What needs to be done. Keep to one stretch of the data below, the lines from the one with "x e^(-1.3x) dx" up to and including the one with "A smooth function", and return that stretch exactly.

Extracted entries.
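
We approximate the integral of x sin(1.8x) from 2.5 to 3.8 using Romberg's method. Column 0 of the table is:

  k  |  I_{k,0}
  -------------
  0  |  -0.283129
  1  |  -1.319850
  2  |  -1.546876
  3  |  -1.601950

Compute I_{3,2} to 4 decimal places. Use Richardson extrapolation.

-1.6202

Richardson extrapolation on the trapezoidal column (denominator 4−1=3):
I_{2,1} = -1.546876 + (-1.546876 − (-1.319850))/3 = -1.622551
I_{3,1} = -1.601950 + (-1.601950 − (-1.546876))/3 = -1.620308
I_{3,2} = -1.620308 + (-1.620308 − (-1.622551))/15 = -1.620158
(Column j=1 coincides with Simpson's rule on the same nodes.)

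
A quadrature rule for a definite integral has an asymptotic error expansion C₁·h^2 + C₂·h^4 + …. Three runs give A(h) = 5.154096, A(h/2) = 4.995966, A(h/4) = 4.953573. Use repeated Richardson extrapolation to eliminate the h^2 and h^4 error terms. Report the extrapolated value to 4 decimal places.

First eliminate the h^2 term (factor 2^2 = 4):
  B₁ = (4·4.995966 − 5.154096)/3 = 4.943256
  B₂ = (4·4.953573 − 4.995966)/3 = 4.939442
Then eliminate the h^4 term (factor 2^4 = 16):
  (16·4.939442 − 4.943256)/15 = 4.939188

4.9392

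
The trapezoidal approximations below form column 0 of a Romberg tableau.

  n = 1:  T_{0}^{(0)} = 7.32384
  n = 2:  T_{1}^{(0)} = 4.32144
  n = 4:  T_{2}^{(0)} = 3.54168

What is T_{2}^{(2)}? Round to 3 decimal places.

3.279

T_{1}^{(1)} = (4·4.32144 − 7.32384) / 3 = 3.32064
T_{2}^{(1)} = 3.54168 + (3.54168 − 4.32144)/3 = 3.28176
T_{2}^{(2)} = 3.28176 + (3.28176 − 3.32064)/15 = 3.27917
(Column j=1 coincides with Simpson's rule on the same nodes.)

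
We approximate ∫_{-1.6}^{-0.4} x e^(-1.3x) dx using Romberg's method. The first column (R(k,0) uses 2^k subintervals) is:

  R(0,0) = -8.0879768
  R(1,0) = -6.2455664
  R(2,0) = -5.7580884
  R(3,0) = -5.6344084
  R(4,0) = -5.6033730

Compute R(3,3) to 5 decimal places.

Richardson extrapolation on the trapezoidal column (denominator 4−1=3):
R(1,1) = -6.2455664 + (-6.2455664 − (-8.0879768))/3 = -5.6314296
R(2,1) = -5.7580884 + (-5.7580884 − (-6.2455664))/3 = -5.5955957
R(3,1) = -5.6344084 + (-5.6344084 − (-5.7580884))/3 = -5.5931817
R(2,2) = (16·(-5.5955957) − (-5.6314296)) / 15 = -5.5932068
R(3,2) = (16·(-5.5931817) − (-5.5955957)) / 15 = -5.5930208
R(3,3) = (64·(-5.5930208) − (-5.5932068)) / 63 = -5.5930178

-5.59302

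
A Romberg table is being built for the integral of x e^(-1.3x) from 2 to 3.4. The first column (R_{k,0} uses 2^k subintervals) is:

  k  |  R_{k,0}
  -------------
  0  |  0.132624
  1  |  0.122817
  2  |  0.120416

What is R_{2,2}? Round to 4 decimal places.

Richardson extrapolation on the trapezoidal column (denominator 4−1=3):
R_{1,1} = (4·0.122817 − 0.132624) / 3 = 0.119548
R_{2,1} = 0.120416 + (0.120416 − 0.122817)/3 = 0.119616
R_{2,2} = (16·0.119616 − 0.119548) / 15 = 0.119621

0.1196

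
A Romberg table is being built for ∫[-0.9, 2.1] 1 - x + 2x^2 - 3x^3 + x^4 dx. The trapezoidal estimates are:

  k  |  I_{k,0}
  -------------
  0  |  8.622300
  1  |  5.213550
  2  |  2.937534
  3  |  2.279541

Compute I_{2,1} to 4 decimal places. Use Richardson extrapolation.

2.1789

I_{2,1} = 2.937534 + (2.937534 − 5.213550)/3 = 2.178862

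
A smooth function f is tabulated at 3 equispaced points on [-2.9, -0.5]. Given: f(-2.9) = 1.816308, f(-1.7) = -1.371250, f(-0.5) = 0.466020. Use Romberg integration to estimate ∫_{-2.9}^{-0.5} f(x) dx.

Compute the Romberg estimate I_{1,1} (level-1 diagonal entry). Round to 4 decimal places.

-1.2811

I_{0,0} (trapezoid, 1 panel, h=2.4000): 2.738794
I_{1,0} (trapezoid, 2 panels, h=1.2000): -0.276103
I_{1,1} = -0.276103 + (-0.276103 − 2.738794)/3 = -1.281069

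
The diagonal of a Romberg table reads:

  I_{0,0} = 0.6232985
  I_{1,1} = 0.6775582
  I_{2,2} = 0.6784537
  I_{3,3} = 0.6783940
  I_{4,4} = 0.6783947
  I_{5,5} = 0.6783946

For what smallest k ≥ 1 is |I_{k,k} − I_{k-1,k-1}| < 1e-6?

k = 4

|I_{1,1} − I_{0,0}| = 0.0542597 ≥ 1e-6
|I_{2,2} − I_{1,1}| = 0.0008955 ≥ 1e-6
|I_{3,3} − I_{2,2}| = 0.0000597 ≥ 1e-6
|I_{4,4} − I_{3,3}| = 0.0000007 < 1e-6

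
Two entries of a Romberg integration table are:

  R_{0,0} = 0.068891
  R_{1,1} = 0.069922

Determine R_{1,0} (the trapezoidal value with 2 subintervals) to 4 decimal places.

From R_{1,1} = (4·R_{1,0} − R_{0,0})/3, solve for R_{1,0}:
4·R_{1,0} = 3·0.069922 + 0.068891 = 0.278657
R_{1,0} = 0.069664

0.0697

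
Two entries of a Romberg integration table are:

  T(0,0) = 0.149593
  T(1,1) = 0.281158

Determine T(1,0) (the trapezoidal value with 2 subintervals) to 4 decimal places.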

Answer box.
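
We approximate ∫_{-1.6}^{-0.4} x e^(-1.3x) dx using Romberg's method. The first column (R(k,0) uses 2^k subintervals) is:

  R(0,0) = -8.0879768
  R(1,0) = -6.2455664
  R(2,0) = -5.7580884
  R(3,0) = -5.6344084
  R(4,0) = -5.6033730

Compute R(3,3) to 5 decimal places.

Richardson extrapolation on the trapezoidal column (denominator 4−1=3):
R(1,1) = -6.2455664 + (-6.2455664 − (-8.0879768))/3 = -5.6314296
R(2,1) = -5.7580884 + (-5.7580884 − (-6.2455664))/3 = -5.5955957
R(3,1) = -5.6344084 + (-5.6344084 − (-5.7580884))/3 = -5.5931817
R(2,2) = (16·(-5.5955957) − (-5.6314296)) / 15 = -5.5932068
R(3,2) = (16·(-5.5931817) − (-5.5955957)) / 15 = -5.5930208
R(3,3) = (64·(-5.5930208) − (-5.5932068)) / 63 = -5.5930178

-5.59302

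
A Romberg table is being built for the integral of x e^(-1.3x) from 2 to 3.4. The first column (R_{k,0} uses 2^k subintervals) is:

  k  |  R_{k,0}
  -------------
  0  |  0.132624
  1  |  0.122817
  2  |  0.120416

What is R_{2,2}? Round to 4 decimal places.

Richardson extrapolation on the trapezoidal column (denominator 4−1=3):
R_{1,1} = (4·0.122817 − 0.132624) / 3 = 0.119548
R_{2,1} = 0.120416 + (0.120416 − 0.122817)/3 = 0.119616
R_{2,2} = (16·0.119616 − 0.119548) / 15 = 0.119621

0.1196

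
A Romberg table is being built for ∫[-0.9, 2.1] 1 - x + 2x^2 - 3x^3 + x^4 dx. The trapezoidal estimates are:

  k  |  I_{k,0}
  -------------
  0  |  8.622300
  1  |  5.213550
  2  |  2.937534
  3  |  2.279541

Compute I_{2,1} to 4 decimal places. Use Richardson extrapolation.

2.1789

I_{2,1} = 2.937534 + (2.937534 − 5.213550)/3 = 2.178862

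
A smooth function f is tabulated at 3 equispaced points on [-2.9, -0.5]. Given: f(-2.9) = 1.816308, f(-1.7) = -1.371250, f(-0.5) = 0.466020. Use Romberg integration to estimate ∫_{-2.9}^{-0.5} f(x) dx.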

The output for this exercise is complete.